## Exercise directions
Across the entries, count the lines that include "below" and report only that number.

Collected data entries:
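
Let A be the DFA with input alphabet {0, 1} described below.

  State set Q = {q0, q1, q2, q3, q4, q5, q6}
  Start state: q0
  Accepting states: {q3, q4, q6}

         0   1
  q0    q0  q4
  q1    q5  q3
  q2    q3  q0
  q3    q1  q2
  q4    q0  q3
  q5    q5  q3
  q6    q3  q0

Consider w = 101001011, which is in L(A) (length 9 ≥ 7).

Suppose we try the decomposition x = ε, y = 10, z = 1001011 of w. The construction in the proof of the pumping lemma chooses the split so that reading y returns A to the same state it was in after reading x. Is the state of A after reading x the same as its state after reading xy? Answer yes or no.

yes

State sequence: q0 -1-> q4 -0-> q0

After x (step 0): q0. After xy (step 2): q0.
They match, so y = 10 drives A around a cycle from q0 back to itself; pumping y any number of times keeps A in q0 before reading z, and xyⁱz ∈ L(A) for every i ≥ 0.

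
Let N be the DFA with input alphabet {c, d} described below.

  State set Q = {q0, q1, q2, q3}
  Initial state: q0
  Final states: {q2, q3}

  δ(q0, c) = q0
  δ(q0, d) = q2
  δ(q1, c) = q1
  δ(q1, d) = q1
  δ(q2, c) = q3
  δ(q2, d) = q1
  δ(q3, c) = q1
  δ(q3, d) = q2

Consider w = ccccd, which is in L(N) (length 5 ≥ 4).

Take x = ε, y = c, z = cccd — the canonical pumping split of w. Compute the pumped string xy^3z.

ccccccd

xy^3z = ε·c·c·c·cccd = ccccccd.
Reading y = c takes N from q0 back to q0, so after x·y·y·y the machine is still in q0, and z then leads to the accepting state q2. Hence ccccccd ∈ L(N).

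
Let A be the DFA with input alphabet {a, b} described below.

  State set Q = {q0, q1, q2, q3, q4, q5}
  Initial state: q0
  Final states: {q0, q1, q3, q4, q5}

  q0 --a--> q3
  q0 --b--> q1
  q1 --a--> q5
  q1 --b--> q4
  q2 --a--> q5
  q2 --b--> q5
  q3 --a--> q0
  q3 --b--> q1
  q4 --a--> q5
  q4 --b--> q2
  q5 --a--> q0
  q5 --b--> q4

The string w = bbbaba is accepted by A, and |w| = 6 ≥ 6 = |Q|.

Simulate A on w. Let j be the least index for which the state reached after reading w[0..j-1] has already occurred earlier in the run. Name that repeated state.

Run of A on w = b b b a b a:
  step 0: q0  (start)
  step 1: q1  (read b: q0→q1)
  step 2: q4  (read b: q1→q4)
  step 3: q2  (read b: q4→q2)
  step 4: q5  (read a: q2→q5)
  step 5: q4  (read b: q5→q4)   ← first repeat (q4 seen earlier)
  step 6: q5  (read a: q4→q5)

The earliest repeat is at step j = 5: A is in q4, which it already visited at step i = 2.
Since A has 6 states, any run of length ≥ 6 visits 6+1 states, so by pigeonhole some state repeats within the first 6 steps — that repeat gives the pumpable loop.

q4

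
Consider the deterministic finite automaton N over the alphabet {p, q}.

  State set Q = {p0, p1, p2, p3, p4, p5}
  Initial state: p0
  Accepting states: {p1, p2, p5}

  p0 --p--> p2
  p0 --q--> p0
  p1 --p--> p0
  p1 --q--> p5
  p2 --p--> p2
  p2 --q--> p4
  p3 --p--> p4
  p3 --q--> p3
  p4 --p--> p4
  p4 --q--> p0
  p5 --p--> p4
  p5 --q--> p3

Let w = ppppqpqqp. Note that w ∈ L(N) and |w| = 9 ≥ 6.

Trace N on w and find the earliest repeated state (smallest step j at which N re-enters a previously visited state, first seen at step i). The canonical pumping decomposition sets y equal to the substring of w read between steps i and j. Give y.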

## Reply to the task
3